**** Exercise data ****
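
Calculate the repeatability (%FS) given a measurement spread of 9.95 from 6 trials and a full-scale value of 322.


Repeatability = (spread / full scale) * 100%.
R = (9.95 / 322) * 100
R = 3.09 %FS

3.09 %FS


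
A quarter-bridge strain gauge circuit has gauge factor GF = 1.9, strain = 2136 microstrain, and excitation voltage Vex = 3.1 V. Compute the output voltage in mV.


Quarter bridge output: Vout = (GF * epsilon * Vex) / 4.
Vout = (1.9 * 2136e-6 * 3.1) / 4
Vout = 0.01258104 / 4 V
Vout = 0.00314526 V = 3.1453 mV

3.1453 mV


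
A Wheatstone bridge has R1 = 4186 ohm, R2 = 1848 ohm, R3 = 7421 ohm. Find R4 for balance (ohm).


At balance: R1*R4 = R2*R3, so R4 = R2*R3/R1.
R4 = 1848 * 7421 / 4186
R4 = 13714008 / 4186
R4 = 3276.16 ohm

3276.16 ohm


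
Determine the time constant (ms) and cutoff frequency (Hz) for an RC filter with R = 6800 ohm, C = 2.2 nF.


Time constant: tau = R * C.
tau = 6800 * 2.20e-09 = 1.496e-05 s
tau = 0.015 ms
Cutoff frequency: fc = 1 / (2*pi*R*C).
fc = 1 / (2*pi*1.496e-05) = 10638.7 Hz

tau = 0.015 ms, fc = 10638.7 Hz


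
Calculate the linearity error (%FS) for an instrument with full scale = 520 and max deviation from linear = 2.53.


Linearity error = (max deviation / full scale) * 100%.
Linearity = (2.53 / 520) * 100
Linearity = 0.487 %FS

0.487 %FS


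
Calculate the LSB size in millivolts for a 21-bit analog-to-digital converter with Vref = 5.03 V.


The resolution (LSB) of an ADC is Vref / 2^n.
LSB = 5.03 / 2^21
LSB = 5.03 / 2097152
LSB = 2.4e-06 V = 0.00239849 mV

0.00239849 mV


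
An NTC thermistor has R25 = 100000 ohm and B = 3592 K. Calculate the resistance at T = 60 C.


NTC thermistor equation: Rt = R25 * exp(B * (1/T - 1/T25)).
T in Kelvin: 333.15 K, T25 = 298.15 K
1/T - 1/T25 = 1/333.15 - 1/298.15 = -0.00035237
B * (1/T - 1/T25) = 3592 * -0.00035237 = -1.2657
Rt = 100000 * exp(-1.2657) = 28204.3 ohm

28204.3 ohm


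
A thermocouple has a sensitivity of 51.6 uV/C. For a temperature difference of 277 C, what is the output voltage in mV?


The thermocouple output V = sensitivity * dT.
V = 51.6 uV/C * 277 C
V = 14293.2 uV
V = 14.293 mV

14.293 mV


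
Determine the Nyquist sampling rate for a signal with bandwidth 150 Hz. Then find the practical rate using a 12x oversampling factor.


By Nyquist theorem, fs_min = 2 * fmax.
fs_min = 2 * 150 = 300 Hz
Practical rate = 12 * fs_min = 12 * 300 = 3600 Hz

fs_min = 300 Hz, fs_practical = 3600 Hz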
****
▸ **Your task**: All the lines above should appear again in the answer, exactly as written.

▸ **Exercise result**:
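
Calculate the repeatability (%FS) given a measurement spread of 9.95 from 6 trials and a full-scale value of 322.


Repeatability = (spread / full scale) * 100%.
R = (9.95 / 322) * 100
R = 3.09 %FS

3.09 %FS


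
A quarter-bridge strain gauge circuit has gauge factor GF = 1.9, strain = 2136 microstrain, and excitation voltage Vex = 3.1 V. Compute the output voltage in mV.


Quarter bridge output: Vout = (GF * epsilon * Vex) / 4.
Vout = (1.9 * 2136e-6 * 3.1) / 4
Vout = 0.01258104 / 4 V
Vout = 0.00314526 V = 3.1453 mV

3.1453 mV


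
A Wheatstone bridge has R1 = 4186 ohm, R2 = 1848 ohm, R3 = 7421 ohm. Find R4 for balance (ohm).


At balance: R1*R4 = R2*R3, so R4 = R2*R3/R1.
R4 = 1848 * 7421 / 4186
R4 = 13714008 / 4186
R4 = 3276.16 ohm

3276.16 ohm


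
Determine the time constant (ms) and cutoff frequency (Hz) for an RC filter with R = 6800 ohm, C = 2.2 nF.


Time constant: tau = R * C.
tau = 6800 * 2.20e-09 = 1.496e-05 s
tau = 0.015 ms
Cutoff frequency: fc = 1 / (2*pi*R*C).
fc = 1 / (2*pi*1.496e-05) = 10638.7 Hz

tau = 0.015 ms, fc = 10638.7 Hz


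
Calculate the linearity error (%FS) for an instrument with full scale = 520 and max deviation from linear = 2.53.


Linearity error = (max deviation / full scale) * 100%.
Linearity = (2.53 / 520) * 100
Linearity = 0.487 %FS

0.487 %FS


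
Calculate the LSB size in millivolts for a 21-bit analog-to-digital converter with Vref = 5.03 V.


The resolution (LSB) of an ADC is Vref / 2^n.
LSB = 5.03 / 2^21
LSB = 5.03 / 2097152
LSB = 2.4e-06 V = 0.00239849 mV

0.00239849 mV


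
An NTC thermistor has R25 = 100000 ohm and B = 3592 K. Calculate the resistance at T = 60 C.


NTC thermistor equation: Rt = R25 * exp(B * (1/T - 1/T25)).
T in Kelvin: 333.15 K, T25 = 298.15 K
1/T - 1/T25 = 1/333.15 - 1/298.15 = -0.00035237
B * (1/T - 1/T25) = 3592 * -0.00035237 = -1.2657
Rt = 100000 * exp(-1.2657) = 28204.3 ohm

28204.3 ohm


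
A thermocouple has a sensitivity of 51.6 uV/C. For a temperature difference of 277 C, what is the output voltage in mV?


The thermocouple output V = sensitivity * dT.
V = 51.6 uV/C * 277 C
V = 14293.2 uV
V = 14.293 mV

14.293 mV


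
Determine the Nyquist sampling rate for a signal with bandwidth 150 Hz. Then find the practical rate using a 12x oversampling factor.


By Nyquist theorem, fs_min = 2 * fmax.
fs_min = 2 * 150 = 300 Hz
Practical rate = 12 * fs_min = 12 * 300 = 3600 Hz

fs_min = 300 Hz, fs_practical = 3600 Hz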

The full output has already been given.